**Required work**
Each entry below must appear in the output exactly as written.

**Extracted records**
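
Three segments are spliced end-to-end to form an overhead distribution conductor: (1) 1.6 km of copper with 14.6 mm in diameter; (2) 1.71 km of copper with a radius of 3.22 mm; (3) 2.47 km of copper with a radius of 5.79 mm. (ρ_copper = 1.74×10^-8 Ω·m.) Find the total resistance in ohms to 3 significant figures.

Seg 1: A = π(d/2)² = π(7.3000e-03 m)² = 1.674e-04 m²
R_1 = (1.74×10^-8)(1600)/(1.674e-04) = 0.1663 Ω
Seg 2: A = πr² = π(3.2200e-03 m)² = 3.257e-05 m²
R_2 = (1.74×10^-8)(1710)/(3.257e-05) = 0.9134 Ω
Seg 3: A = πr² = π(5.7900e-03 m)² = 1.053e-04 m²
R_3 = (1.74×10^-8)(2470)/(1.053e-04) = 0.4081 Ω
R_total = R_1 + R_2 + R_3 = 1.49 Ω

1.49 Ω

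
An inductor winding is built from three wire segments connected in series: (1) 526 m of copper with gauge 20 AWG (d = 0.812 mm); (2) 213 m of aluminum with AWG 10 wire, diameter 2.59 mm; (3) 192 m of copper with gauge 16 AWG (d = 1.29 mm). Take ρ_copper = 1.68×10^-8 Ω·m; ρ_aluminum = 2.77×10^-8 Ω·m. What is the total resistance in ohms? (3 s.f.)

20.7 Ω

Seg 1: A = π(0.812/2 mm)² = π(4.0600e-04 m)² = 5.178e-07 m²
R_1 = (1.68×10^-8)(526)/(5.178e-07) = 17.06 Ω
Seg 2: A = π(2.59/2 mm)² = π(1.2950e-03 m)² = 5.269e-06 m²
R_2 = (2.77×10^-8)(213)/(5.269e-06) = 1.12 Ω
Seg 3: A = π(1.29/2 mm)² = π(6.4500e-04 m)² = 1.307e-06 m²
R_3 = (1.68×10^-8)(192)/(1.307e-06) = 2.468 Ω
R_total = R_1 + R_2 + R_3 = 20.7 Ω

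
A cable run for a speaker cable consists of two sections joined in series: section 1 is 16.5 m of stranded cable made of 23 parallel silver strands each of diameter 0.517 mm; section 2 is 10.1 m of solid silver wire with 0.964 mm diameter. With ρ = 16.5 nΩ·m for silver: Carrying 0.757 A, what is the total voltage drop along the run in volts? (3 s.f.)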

**Result for this exercise**
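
Three segments are spliced end-to-end to form an overhead distribution conductor: (1) 1.6 km of copper with 14.6 mm in diameter; (2) 1.71 km of copper with a radius of 3.22 mm; (3) 2.47 km of copper with a radius of 5.79 mm. (ρ_copper = 1.74×10^-8 Ω·m.) Find the total resistance in ohms to 3 significant figures.

Seg 1: A = π(d/2)² = π(7.3000e-03 m)² = 1.674e-04 m²
R_1 = (1.74×10^-8)(1600)/(1.674e-04) = 0.1663 Ω
Seg 2: A = πr² = π(3.2200e-03 m)² = 3.257e-05 m²
R_2 = (1.74×10^-8)(1710)/(3.257e-05) = 0.9134 Ω
Seg 3: A = πr² = π(5.7900e-03 m)² = 1.053e-04 m²
R_3 = (1.74×10^-8)(2470)/(1.053e-04) = 0.4081 Ω
R_total = R_1 + R_2 + R_3 = 1.49 Ω

1.49 Ω

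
An inductor winding is built from three wire segments connected in series: (1) 526 m of copper with gauge 20 AWG (d = 0.812 mm); (2) 213 m of aluminum with AWG 10 wire, diameter 2.59 mm; (3) 192 m of copper with gauge 16 AWG (d = 1.29 mm). Take ρ_copper = 1.68×10^-8 Ω·m; ρ_aluminum = 2.77×10^-8 Ω·m. What is the total resistance in ohms? (3 s.f.)

20.7 Ω

Seg 1: A = π(0.812/2 mm)² = π(4.0600e-04 m)² = 5.178e-07 m²
R_1 = (1.68×10^-8)(526)/(5.178e-07) = 17.06 Ω
Seg 2: A = π(2.59/2 mm)² = π(1.2950e-03 m)² = 5.269e-06 m²
R_2 = (2.77×10^-8)(213)/(5.269e-06) = 1.12 Ω
Seg 3: A = π(1.29/2 mm)² = π(6.4500e-04 m)² = 1.307e-06 m²
R_3 = (1.68×10^-8)(192)/(1.307e-06) = 2.468 Ω
R_total = R_1 + R_2 + R_3 = 20.7 Ω

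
A cable run for a speaker cable consists of two sections joined in series: section 1 is 16.5 m of stranded cable made of 23 parallel silver strands each of diameter 0.517 mm; section 2 is 10.1 m of solid silver wire with 0.964 mm diameter. With ρ = 16.5 nΩ·m for silver: Carrying 0.757 A, what is the total voltage drop along the run in volts? (3 s.f.)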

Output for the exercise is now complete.